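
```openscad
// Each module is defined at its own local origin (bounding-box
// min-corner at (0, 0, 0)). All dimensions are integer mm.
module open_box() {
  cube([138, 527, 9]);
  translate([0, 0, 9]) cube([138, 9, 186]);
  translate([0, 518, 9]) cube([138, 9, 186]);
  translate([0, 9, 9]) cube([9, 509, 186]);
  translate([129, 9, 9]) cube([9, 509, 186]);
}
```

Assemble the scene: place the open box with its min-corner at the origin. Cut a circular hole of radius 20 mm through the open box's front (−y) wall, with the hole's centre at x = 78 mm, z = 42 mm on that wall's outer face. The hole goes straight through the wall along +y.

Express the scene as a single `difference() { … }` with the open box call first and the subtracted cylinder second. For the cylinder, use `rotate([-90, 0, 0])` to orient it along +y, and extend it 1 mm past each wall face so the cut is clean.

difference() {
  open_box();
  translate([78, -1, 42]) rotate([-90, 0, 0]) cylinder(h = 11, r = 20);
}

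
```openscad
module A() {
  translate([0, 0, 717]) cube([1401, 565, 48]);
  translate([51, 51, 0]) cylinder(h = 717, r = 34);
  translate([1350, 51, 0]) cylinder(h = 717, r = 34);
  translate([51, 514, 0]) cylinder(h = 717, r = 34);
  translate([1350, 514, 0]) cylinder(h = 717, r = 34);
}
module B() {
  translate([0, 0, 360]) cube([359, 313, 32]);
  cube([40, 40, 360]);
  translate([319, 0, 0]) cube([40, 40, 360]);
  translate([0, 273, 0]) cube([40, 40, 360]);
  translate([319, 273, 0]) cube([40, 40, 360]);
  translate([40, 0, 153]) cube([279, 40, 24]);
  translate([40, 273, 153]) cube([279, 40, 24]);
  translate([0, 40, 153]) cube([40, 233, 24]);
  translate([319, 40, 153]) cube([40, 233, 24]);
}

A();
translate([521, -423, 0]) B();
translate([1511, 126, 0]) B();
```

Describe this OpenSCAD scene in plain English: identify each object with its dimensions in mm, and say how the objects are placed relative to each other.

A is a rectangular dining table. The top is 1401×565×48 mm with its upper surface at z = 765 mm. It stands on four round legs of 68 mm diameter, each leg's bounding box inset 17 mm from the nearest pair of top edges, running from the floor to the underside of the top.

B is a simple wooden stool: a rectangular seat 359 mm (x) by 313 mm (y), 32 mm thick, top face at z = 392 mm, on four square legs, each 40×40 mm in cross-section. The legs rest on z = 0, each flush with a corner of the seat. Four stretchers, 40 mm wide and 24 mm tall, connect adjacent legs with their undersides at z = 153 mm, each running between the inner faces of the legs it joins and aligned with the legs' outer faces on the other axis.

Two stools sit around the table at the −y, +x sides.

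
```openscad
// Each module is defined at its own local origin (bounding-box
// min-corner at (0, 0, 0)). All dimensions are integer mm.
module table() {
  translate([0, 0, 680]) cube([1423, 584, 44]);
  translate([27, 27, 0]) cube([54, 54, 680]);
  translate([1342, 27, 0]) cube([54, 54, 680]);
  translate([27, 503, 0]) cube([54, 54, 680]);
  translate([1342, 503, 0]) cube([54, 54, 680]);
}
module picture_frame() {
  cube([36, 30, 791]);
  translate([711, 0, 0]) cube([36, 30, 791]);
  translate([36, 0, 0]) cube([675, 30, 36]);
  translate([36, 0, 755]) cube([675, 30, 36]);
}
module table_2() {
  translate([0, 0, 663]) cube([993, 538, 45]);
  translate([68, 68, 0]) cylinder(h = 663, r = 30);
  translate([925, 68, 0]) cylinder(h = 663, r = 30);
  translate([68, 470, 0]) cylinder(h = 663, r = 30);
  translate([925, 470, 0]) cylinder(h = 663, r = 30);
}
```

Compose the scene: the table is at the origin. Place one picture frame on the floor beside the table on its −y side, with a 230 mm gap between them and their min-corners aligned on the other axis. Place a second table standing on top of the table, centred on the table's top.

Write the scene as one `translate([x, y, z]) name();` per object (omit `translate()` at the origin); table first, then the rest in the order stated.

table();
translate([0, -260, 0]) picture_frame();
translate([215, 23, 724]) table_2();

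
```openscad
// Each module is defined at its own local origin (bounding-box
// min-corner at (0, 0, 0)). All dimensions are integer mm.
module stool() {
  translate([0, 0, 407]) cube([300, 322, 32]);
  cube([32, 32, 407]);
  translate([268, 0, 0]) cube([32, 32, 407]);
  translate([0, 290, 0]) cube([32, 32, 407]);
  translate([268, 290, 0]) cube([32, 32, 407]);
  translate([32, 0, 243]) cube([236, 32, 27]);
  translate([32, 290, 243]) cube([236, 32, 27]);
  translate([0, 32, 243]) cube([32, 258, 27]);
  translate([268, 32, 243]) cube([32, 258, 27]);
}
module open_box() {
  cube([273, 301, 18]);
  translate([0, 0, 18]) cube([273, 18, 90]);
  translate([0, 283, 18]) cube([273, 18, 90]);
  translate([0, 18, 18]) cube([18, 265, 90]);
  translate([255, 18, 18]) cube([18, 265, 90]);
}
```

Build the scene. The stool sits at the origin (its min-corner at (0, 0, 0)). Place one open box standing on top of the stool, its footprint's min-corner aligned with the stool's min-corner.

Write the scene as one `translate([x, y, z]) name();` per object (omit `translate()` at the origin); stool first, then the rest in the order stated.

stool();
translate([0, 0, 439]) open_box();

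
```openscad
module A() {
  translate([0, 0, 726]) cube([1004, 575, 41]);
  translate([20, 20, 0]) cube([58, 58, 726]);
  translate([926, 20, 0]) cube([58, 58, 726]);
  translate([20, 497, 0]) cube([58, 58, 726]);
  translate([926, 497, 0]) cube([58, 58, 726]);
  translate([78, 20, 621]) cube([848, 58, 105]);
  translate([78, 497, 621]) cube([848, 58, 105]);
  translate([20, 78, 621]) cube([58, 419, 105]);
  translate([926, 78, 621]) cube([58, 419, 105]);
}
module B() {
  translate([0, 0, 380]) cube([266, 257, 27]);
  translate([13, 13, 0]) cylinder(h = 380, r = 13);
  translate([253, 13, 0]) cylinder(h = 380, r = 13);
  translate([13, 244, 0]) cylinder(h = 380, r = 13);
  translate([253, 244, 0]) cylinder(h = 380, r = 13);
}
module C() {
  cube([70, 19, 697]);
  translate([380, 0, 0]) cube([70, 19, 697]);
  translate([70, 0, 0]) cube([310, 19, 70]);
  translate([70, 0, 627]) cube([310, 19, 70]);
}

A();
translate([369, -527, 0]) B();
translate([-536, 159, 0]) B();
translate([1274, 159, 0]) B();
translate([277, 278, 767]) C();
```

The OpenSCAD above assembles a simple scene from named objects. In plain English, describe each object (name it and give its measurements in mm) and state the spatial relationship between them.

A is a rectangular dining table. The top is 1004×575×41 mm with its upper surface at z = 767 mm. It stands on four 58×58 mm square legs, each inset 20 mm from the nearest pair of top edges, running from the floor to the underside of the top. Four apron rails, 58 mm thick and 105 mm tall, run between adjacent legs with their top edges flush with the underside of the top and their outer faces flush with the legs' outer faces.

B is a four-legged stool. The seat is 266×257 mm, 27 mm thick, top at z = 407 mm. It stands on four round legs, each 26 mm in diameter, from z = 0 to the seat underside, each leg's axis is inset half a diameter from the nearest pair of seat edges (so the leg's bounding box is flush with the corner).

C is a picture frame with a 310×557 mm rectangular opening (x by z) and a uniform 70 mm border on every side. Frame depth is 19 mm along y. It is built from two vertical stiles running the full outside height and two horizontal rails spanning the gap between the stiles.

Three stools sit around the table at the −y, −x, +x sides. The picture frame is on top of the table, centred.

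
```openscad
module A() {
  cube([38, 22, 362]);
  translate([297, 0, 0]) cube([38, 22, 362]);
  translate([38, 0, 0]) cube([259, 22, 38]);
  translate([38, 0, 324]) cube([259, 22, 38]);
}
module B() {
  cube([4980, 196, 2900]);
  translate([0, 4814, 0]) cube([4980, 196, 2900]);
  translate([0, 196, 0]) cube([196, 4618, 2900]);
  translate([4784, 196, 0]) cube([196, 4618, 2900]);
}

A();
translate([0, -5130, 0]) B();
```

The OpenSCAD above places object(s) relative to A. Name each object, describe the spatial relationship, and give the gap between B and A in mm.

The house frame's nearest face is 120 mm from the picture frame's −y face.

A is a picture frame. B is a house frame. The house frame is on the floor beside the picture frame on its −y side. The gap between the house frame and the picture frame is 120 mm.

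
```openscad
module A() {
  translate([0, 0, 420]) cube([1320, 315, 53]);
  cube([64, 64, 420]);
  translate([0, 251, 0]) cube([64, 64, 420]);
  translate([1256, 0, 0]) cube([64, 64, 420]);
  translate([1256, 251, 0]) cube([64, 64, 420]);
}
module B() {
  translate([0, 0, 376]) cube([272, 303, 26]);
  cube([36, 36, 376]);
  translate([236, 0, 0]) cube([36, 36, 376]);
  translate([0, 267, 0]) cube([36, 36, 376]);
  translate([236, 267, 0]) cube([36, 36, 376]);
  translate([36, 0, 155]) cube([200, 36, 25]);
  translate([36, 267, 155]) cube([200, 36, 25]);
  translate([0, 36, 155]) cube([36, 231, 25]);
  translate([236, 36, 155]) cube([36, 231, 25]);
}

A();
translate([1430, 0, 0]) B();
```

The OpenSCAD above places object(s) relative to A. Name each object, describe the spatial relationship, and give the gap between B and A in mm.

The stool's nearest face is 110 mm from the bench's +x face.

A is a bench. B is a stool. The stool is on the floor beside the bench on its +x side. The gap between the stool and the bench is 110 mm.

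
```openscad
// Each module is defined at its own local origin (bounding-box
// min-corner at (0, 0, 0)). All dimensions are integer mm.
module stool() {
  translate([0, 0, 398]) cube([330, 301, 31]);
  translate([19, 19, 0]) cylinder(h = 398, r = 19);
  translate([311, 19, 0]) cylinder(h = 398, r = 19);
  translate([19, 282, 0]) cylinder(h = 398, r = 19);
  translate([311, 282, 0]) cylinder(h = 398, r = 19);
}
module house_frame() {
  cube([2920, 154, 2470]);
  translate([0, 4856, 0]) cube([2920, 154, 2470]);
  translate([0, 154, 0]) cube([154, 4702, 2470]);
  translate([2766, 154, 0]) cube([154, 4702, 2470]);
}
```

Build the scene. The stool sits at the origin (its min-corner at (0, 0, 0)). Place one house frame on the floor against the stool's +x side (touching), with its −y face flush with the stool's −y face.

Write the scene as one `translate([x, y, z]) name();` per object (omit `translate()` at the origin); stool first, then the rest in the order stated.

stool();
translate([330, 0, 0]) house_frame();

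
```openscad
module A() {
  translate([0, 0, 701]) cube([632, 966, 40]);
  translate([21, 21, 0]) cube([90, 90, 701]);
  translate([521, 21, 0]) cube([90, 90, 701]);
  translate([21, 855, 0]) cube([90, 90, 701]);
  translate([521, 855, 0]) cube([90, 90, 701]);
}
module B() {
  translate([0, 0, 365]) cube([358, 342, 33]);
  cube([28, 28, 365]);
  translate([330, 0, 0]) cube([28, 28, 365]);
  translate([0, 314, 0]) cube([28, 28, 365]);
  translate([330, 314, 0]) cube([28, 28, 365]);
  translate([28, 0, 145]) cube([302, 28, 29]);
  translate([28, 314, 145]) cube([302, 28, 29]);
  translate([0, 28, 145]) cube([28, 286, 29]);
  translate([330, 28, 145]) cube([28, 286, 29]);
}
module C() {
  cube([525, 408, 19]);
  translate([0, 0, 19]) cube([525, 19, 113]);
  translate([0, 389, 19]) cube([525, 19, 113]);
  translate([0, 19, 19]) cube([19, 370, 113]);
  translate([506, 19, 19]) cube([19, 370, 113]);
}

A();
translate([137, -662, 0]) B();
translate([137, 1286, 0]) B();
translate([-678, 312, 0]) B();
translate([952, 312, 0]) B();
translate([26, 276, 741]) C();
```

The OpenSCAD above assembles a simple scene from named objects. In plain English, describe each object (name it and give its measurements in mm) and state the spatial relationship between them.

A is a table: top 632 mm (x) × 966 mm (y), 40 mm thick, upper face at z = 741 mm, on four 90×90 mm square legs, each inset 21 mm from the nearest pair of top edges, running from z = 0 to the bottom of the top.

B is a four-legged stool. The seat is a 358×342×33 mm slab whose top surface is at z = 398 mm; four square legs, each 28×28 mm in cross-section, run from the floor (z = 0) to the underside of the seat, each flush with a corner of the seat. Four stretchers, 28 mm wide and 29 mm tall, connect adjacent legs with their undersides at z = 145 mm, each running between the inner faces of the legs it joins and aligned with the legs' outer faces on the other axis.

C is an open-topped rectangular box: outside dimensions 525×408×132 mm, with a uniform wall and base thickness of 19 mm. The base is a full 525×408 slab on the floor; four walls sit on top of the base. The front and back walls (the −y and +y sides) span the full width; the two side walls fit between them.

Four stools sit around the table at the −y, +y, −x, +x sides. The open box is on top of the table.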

──────

WHAT NEEDS TO BE DONE:
Every line of the entries above that holds "sits" should be copied out.

EXPECTED OUTPUT:
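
Build the scene. The stool sits at the origin (its min-corner at (0, 0, 0)). Place one open box standing on top of the stool, its footprint's min-corner aligned with the stool's min-corner.
Build the scene. The stool sits at the origin (its min-corner at (0, 0, 0)). Place one house frame on the floor against the stool's +x side (touching), with its −y face flush with the stool's −y face.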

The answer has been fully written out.